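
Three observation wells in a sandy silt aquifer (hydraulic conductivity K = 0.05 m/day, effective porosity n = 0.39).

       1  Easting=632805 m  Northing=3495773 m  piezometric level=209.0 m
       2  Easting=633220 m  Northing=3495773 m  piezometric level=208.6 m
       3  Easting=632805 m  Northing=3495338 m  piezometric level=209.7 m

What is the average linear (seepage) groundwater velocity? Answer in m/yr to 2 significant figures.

∂h/∂x = (208.6 − 209.0) / (633220 − 632805) = -0.0009639
∂h/∂y = (209.7 − 209.0) / (3495338 − 3495773) = -0.001609
|∇h| = √(-0.0009639² + -0.001609²) = 0.001876
Seepage velocity v = K·i/n = 0.05 × 0.001876 / 0.39 = 0.0002405 m/day = 0.08784 m/yr.

0.088 m/yr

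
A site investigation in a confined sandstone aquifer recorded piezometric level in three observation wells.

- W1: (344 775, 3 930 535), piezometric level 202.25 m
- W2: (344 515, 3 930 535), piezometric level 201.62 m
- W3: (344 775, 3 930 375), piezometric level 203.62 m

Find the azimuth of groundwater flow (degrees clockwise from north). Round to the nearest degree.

344°

∂h/∂x = (201.62 − 202.25) / (344515 − 344775) = +0.002423
∂h/∂y = (203.62 − 202.25) / (3930375 − 3930535) = -0.008563
Flow direction (−∇h) has components (-0.002423 E, +0.008563 N).
Azimuth = atan2(E, N) = atan2(-0.002423, +0.008563) = 344.2° ≈ 344°.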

What you need to do.
Write out every line, unchanged, from the one containing "- W3: (344 775, 3" through the closing line of the data.

Solved exercise.
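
- W3: (344 775, 3 930 375), piezometric level 203.62 m

Find the azimuth of groundwater flow (degrees clockwise from north). Round to the nearest degree.

344°

∂h/∂x = (201.62 − 202.25) / (344515 − 344775) = +0.002423
∂h/∂y = (203.62 − 202.25) / (3930375 − 3930535) = -0.008563
Flow direction (−∇h) has components (-0.002423 E, +0.008563 N).
Azimuth = atan2(E, N) = atan2(-0.002423, +0.008563) = 344.2° ≈ 344°.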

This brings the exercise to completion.